Saved entries:
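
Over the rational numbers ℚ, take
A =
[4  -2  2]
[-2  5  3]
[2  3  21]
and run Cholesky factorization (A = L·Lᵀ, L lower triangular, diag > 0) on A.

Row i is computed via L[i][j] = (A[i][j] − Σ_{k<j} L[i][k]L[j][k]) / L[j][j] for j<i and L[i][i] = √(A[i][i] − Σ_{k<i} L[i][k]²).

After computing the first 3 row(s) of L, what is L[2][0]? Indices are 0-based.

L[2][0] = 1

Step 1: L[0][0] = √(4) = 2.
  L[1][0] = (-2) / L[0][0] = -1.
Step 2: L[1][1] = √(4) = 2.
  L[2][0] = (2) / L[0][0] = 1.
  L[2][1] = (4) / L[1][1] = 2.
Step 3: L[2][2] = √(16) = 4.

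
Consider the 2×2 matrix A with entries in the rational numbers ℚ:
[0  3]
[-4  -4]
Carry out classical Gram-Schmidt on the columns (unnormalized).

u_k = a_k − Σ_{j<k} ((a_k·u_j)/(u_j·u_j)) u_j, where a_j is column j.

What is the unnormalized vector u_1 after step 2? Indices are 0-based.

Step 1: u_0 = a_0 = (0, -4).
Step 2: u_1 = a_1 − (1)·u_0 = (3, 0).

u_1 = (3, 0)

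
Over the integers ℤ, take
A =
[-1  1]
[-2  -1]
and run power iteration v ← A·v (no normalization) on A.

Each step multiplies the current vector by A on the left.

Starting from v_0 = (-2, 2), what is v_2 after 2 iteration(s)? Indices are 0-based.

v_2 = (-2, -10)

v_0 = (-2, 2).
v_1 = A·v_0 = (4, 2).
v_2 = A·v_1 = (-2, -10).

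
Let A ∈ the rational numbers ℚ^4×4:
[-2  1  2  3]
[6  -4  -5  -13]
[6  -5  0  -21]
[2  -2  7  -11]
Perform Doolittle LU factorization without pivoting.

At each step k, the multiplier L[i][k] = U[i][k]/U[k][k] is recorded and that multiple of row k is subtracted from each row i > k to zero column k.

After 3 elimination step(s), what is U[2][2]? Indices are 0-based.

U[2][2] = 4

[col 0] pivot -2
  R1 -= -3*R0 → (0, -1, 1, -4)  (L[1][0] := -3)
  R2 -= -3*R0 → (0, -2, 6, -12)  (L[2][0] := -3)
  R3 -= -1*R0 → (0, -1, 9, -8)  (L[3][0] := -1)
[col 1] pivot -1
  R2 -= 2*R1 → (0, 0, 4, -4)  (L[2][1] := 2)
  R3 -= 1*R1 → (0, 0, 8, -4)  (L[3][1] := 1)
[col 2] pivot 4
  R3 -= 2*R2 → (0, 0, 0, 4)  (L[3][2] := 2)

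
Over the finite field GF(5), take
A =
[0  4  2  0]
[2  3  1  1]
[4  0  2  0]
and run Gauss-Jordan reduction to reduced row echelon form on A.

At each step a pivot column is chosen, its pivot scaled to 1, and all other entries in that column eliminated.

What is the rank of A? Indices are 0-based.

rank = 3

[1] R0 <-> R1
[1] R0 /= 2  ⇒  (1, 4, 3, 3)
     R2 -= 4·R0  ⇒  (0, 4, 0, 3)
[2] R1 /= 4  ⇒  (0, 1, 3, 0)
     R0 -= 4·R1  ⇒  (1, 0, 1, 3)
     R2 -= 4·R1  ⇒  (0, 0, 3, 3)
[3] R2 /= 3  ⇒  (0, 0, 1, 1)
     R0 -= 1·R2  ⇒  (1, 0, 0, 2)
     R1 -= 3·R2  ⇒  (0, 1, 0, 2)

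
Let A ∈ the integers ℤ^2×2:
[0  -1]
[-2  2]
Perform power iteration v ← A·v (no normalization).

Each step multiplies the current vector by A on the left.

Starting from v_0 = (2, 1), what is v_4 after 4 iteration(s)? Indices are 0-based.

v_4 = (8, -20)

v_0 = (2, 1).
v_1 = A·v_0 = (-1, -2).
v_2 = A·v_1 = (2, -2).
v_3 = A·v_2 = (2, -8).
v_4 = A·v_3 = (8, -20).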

§ **WORK TASK**: Print all of the records, leaving each one exactly as it appears above.

§ **RESPONSE BELOW**:
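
Over the rational numbers ℚ, take
A =
[4  -2  2]
[-2  5  3]
[2  3  21]
and run Cholesky factorization (A = L·Lᵀ, L lower triangular, diag > 0) on A.

Row i is computed via L[i][j] = (A[i][j] − Σ_{k<j} L[i][k]L[j][k]) / L[j][j] for j<i and L[i][i] = √(A[i][i] − Σ_{k<i} L[i][k]²).

After computing the first 3 row(s) of L, what is L[2][0]? Indices are 0-based.

L[2][0] = 1

Step 1: L[0][0] = √(4) = 2.
  L[1][0] = (-2) / L[0][0] = -1.
Step 2: L[1][1] = √(4) = 2.
  L[2][0] = (2) / L[0][0] = 1.
  L[2][1] = (4) / L[1][1] = 2.
Step 3: L[2][2] = √(16) = 4.

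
Consider the 2×2 matrix A with entries in the rational numbers ℚ:
[0  3]
[-4  -4]
Carry out classical Gram-Schmidt on the columns (unnormalized).

u_k = a_k − Σ_{j<k} ((a_k·u_j)/(u_j·u_j)) u_j, where a_j is column j.

What is the unnormalized vector u_1 after step 2? Indices are 0-based.

Step 1: u_0 = a_0 = (0, -4).
Step 2: u_1 = a_1 − (1)·u_0 = (3, 0).

u_1 = (3, 0)

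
Over the integers ℤ, take
A =
[-1  1]
[-2  -1]
and run power iteration v ← A·v (no normalization) on A.

Each step multiplies the current vector by A on the left.

Starting from v_0 = (-2, 2), what is v_2 after 2 iteration(s)? Indices are 0-based.

v_2 = (-2, -10)

v_0 = (-2, 2).
v_1 = A·v_0 = (4, 2).
v_2 = A·v_1 = (-2, -10).

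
Let A ∈ the rational numbers ℚ^4×4:
[-2  1  2  3]
[6  -4  -5  -13]
[6  -5  0  -21]
[2  -2  7  -11]
Perform Doolittle LU factorization without pivoting.

At each step k, the multiplier L[i][k] = U[i][k]/U[k][k] is recorded and that multiple of row k is subtracted from each row i > k to zero column k.

After 3 elimination step(s), what is U[2][2]? Indices are 0-based.

U[2][2] = 4

[col 0] pivot -2
  R1 -= -3*R0 → (0, -1, 1, -4)  (L[1][0] := -3)
  R2 -= -3*R0 → (0, -2, 6, -12)  (L[2][0] := -3)
  R3 -= -1*R0 → (0, -1, 9, -8)  (L[3][0] := -1)
[col 1] pivot -1
  R2 -= 2*R1 → (0, 0, 4, -4)  (L[2][1] := 2)
  R3 -= 1*R1 → (0, 0, 8, -4)  (L[3][1] := 1)
[col 2] pivot 4
  R3 -= 2*R2 → (0, 0, 0, 4)  (L[3][2] := 2)

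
Over the finite field GF(5), take
A =
[0  4  2  0]
[2  3  1  1]
[4  0  2  0]
and run Gauss-Jordan reduction to reduced row echelon form on A.

At each step a pivot column is chosen, its pivot scaled to 1, and all other entries in that column eliminated.

What is the rank of A? Indices are 0-based.

rank = 3

[1] R0 <-> R1
[1] R0 /= 2  ⇒  (1, 4, 3, 3)
     R2 -= 4·R0  ⇒  (0, 4, 0, 3)
[2] R1 /= 4  ⇒  (0, 1, 3, 0)
     R0 -= 4·R1  ⇒  (1, 0, 1, 3)
     R2 -= 4·R1  ⇒  (0, 0, 3, 3)
[3] R2 /= 3  ⇒  (0, 0, 1, 1)
     R0 -= 1·R2  ⇒  (1, 0, 0, 2)
     R1 -= 3·R2  ⇒  (0, 1, 0, 2)

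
Let A ∈ the integers ℤ^2×2:
[0  -1]
[-2  2]
Perform power iteration v ← A·v (no normalization).

Each step multiplies the current vector by A on the left.

Starting from v_0 = (2, 1), what is v_4 after 4 iteration(s)? Indices are 0-based.

v_4 = (8, -20)

v_0 = (2, 1).
v_1 = A·v_0 = (-1, -2).
v_2 = A·v_1 = (2, -2).
v_3 = A·v_2 = (2, -8).
v_4 = A·v_3 = (8, -20).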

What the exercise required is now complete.